*Exercise goal*:
Here is a listing. Write it out again without a single difference.

+++ Given records +++

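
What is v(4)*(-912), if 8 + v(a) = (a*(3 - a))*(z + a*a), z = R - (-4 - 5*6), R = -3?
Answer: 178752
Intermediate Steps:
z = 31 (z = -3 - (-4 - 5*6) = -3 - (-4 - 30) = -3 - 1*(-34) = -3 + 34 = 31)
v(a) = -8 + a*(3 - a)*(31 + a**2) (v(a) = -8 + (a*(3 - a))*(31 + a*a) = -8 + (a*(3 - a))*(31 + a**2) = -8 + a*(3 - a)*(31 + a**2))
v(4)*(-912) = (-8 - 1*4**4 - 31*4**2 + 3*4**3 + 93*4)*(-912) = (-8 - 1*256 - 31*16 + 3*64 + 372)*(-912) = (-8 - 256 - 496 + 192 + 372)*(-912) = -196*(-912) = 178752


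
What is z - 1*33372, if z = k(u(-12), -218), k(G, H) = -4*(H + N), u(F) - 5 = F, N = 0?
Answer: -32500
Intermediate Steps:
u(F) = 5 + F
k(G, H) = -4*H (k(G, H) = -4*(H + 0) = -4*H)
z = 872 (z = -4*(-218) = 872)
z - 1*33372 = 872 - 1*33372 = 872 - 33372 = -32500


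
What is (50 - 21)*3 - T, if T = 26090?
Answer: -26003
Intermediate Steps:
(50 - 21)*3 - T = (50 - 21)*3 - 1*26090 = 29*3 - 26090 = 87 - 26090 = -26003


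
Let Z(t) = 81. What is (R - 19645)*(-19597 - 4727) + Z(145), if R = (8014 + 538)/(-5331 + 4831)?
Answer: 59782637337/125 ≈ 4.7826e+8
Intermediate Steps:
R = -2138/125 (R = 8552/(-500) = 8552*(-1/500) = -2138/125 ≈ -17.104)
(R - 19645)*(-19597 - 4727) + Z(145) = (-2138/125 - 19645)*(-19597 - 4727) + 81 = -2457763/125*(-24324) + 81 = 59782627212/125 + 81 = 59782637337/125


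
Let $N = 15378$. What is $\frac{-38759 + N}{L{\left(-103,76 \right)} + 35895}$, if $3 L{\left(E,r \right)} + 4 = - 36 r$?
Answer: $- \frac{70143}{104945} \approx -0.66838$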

+++

*Reply*:
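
What is v(4)*(-912), if 8 + v(a) = (a*(3 - a))*(z + a*a), z = R - (-4 - 5*6), R = -3?
Answer: 178752
Intermediate Steps:
z = 31 (z = -3 - (-4 - 5*6) = -3 - (-4 - 30) = -3 - 1*(-34) = -3 + 34 = 31)
v(a) = -8 + a*(3 - a)*(31 + a**2) (v(a) = -8 + (a*(3 - a))*(31 + a*a) = -8 + (a*(3 - a))*(31 + a**2) = -8 + a*(3 - a)*(31 + a**2))
v(4)*(-912) = (-8 - 1*4**4 - 31*4**2 + 3*4**3 + 93*4)*(-912) = (-8 - 1*256 - 31*16 + 3*64 + 372)*(-912) = (-8 - 256 - 496 + 192 + 372)*(-912) = -196*(-912) = 178752


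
What is z - 1*33372, if z = k(u(-12), -218), k(G, H) = -4*(H + N), u(F) - 5 = F, N = 0?
Answer: -32500
Intermediate Steps:
u(F) = 5 + F
k(G, H) = -4*H (k(G, H) = -4*(H + 0) = -4*H)
z = 872 (z = -4*(-218) = 872)
z - 1*33372 = 872 - 1*33372 = 872 - 33372 = -32500


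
What is (50 - 21)*3 - T, if T = 26090?
Answer: -26003
Intermediate Steps:
(50 - 21)*3 - T = (50 - 21)*3 - 1*26090 = 29*3 - 26090 = 87 - 26090 = -26003


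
Let Z(t) = 81. What is (R - 19645)*(-19597 - 4727) + Z(145), if R = (8014 + 538)/(-5331 + 4831)?
Answer: 59782637337/125 ≈ 4.7826e+8
Intermediate Steps:
R = -2138/125 (R = 8552/(-500) = 8552*(-1/500) = -2138/125 ≈ -17.104)
(R - 19645)*(-19597 - 4727) + Z(145) = (-2138/125 - 19645)*(-19597 - 4727) + 81 = -2457763/125*(-24324) + 81 = 59782627212/125 + 81 = 59782637337/125


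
Let $N = 15378$. What is $\frac{-38759 + N}{L{\left(-103,76 \right)} + 35895}$, if $3 L{\left(E,r \right)} + 4 = - 36 r$?
Answer: $- \frac{70143}{104945} \approx -0.66838$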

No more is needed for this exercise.